--- Listed records Enclosed Below ---
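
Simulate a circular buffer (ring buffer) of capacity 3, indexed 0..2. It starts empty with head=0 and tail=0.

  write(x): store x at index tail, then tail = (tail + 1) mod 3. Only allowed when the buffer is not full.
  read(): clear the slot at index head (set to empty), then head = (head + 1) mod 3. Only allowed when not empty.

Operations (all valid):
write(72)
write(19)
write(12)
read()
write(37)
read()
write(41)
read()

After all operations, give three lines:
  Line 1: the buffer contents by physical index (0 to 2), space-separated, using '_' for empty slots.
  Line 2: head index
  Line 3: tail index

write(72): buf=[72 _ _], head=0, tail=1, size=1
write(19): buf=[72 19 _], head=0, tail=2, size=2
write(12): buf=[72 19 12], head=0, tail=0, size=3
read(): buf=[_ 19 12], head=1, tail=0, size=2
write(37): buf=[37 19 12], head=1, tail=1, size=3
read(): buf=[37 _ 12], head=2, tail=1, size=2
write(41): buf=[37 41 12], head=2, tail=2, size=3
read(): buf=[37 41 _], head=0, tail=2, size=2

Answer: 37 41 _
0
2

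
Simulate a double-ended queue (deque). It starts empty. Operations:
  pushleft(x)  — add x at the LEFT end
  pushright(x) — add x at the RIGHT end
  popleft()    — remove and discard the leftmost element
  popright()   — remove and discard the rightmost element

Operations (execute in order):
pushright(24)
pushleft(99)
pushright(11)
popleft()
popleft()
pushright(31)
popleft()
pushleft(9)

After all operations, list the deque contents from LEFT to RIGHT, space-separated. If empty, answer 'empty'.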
--- End of Enclosed Listed records ---
What the task asks
Print every line of the records above without a single difference.

Solved problem
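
Simulate a circular buffer (ring buffer) of capacity 3, indexed 0..2. It starts empty with head=0 and tail=0.

  write(x): store x at index tail, then tail = (tail + 1) mod 3. Only allowed when the buffer is not full.
  read(): clear the slot at index head (set to empty), then head = (head + 1) mod 3. Only allowed when not empty.

Operations (all valid):
write(72)
write(19)
write(12)
read()
write(37)
read()
write(41)
read()

After all operations, give three lines:
  Line 1: the buffer contents by physical index (0 to 2), space-separated, using '_' for empty slots.
  Line 2: head index
  Line 3: tail index

write(72): buf=[72 _ _], head=0, tail=1, size=1
write(19): buf=[72 19 _], head=0, tail=2, size=2
write(12): buf=[72 19 12], head=0, tail=0, size=3
read(): buf=[_ 19 12], head=1, tail=0, size=2
write(37): buf=[37 19 12], head=1, tail=1, size=3
read(): buf=[37 _ 12], head=2, tail=1, size=2
write(41): buf=[37 41 12], head=2, tail=2, size=3
read(): buf=[37 41 _], head=0, tail=2, size=2

Answer: 37 41 _
0
2

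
Simulate a double-ended queue (deque). It starts empty. Operations:
  pushleft(x)  — add x at the LEFT end
  pushright(x) — add x at the RIGHT end
  popleft()    — remove and discard the leftmost element
  popright()   — remove and discard the rightmost element

Operations (execute in order):
pushright(24)
pushleft(99)
pushright(11)
popleft()
popleft()
pushright(31)
popleft()
pushleft(9)

After all operations, list the deque contents from LEFT to RIGHT, space-separated. If empty, answer 'empty'.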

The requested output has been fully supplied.